> [Task statement]: Lines with "What": please show every one of them from the listing below.

------ Raw data

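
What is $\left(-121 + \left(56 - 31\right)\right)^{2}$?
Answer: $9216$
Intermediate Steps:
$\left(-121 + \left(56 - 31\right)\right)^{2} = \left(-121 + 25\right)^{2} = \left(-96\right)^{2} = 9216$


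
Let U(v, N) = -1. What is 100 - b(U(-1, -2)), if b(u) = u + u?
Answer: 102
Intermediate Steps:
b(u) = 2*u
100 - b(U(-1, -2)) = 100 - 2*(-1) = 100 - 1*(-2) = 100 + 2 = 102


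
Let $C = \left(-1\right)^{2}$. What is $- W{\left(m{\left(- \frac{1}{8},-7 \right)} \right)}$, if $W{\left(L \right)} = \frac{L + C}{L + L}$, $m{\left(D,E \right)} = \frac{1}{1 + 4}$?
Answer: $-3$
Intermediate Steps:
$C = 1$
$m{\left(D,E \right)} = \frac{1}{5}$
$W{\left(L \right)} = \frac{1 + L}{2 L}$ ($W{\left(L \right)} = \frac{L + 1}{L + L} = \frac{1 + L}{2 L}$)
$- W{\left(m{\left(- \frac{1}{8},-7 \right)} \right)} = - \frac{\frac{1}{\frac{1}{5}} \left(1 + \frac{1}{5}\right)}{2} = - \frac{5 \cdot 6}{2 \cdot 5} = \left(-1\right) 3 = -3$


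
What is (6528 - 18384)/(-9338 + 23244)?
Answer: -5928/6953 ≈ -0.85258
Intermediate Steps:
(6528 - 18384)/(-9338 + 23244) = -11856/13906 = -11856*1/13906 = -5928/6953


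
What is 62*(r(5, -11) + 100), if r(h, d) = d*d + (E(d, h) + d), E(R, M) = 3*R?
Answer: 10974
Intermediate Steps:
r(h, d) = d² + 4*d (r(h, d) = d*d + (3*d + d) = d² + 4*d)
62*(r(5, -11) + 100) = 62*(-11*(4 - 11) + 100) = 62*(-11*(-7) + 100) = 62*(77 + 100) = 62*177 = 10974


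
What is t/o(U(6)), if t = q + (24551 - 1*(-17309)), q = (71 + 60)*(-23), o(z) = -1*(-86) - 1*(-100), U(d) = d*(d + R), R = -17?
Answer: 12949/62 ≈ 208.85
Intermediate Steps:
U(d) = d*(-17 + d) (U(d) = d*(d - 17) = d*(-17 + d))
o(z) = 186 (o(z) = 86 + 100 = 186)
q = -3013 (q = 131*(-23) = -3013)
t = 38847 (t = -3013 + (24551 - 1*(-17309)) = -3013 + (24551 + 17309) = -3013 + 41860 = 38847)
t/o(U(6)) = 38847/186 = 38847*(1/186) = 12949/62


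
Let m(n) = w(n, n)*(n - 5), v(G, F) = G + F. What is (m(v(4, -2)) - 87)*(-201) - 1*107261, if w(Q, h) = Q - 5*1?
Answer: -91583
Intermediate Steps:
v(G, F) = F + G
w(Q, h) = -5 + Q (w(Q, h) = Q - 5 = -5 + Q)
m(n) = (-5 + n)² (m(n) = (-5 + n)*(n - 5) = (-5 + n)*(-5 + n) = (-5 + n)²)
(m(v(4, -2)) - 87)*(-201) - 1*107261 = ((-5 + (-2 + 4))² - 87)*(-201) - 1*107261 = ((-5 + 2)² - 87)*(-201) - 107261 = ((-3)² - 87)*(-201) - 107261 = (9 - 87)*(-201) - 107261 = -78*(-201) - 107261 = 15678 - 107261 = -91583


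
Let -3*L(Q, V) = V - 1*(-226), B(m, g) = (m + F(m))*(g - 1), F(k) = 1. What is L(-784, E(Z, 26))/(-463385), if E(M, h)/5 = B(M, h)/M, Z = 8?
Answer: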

------------
------ Raw data

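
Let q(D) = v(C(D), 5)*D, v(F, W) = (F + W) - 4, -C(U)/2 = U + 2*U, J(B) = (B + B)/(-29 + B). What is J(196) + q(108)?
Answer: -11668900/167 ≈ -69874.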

------------
------ Raw data

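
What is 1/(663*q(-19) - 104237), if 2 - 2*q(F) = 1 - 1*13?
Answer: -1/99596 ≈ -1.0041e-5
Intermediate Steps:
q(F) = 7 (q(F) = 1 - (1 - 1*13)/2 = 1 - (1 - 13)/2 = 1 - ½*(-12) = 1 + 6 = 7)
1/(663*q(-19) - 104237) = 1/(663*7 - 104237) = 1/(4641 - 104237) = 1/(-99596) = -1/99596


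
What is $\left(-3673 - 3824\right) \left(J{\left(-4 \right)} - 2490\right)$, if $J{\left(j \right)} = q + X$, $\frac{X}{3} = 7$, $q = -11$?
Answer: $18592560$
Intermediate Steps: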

------------

> [Finished task]:
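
What is $\left(-121 + \left(56 - 31\right)\right)^{2}$?
Let U(v, N) = -1. What is 100 - b(U(-1, -2)), if b(u) = u + u?
Let $C = \left(-1\right)^{2}$. What is $- W{\left(m{\left(- \frac{1}{8},-7 \right)} \right)}$, if $W{\left(L \right)} = \frac{L + C}{L + L}$, $m{\left(D,E \right)} = \frac{1}{1 + 4}$?
What is (6528 - 18384)/(-9338 + 23244)?
What is 62*(r(5, -11) + 100), if r(h, d) = d*d + (E(d, h) + d), E(R, M) = 3*R?
What is t/o(U(6)), if t = q + (24551 - 1*(-17309)), q = (71 + 60)*(-23), o(z) = -1*(-86) - 1*(-100), U(d) = d*(d + R), R = -17?
Let m(n) = w(n, n)*(n - 5), v(G, F) = G + F. What is (m(v(4, -2)) - 87)*(-201) - 1*107261, if w(Q, h) = Q - 5*1?
Let -3*L(Q, V) = V - 1*(-226), B(m, g) = (m + F(m))*(g - 1), F(k) = 1. What is L(-784, E(Z, 26))/(-463385), if E(M, h)/5 = B(M, h)/M, Z = 8?
Let q(D) = v(C(D), 5)*D, v(F, W) = (F + W) - 4, -C(U)/2 = U + 2*U, J(B) = (B + B)/(-29 + B). What is J(196) + q(108)?
What is 1/(663*q(-19) - 104237), if 2 - 2*q(F) = 1 - 1*13?
What is $\left(-3673 - 3824\right) \left(J{\left(-4 \right)} - 2490\right)$, if $J{\left(j \right)} = q + X$, $\frac{X}{3} = 7$, $q = -11$?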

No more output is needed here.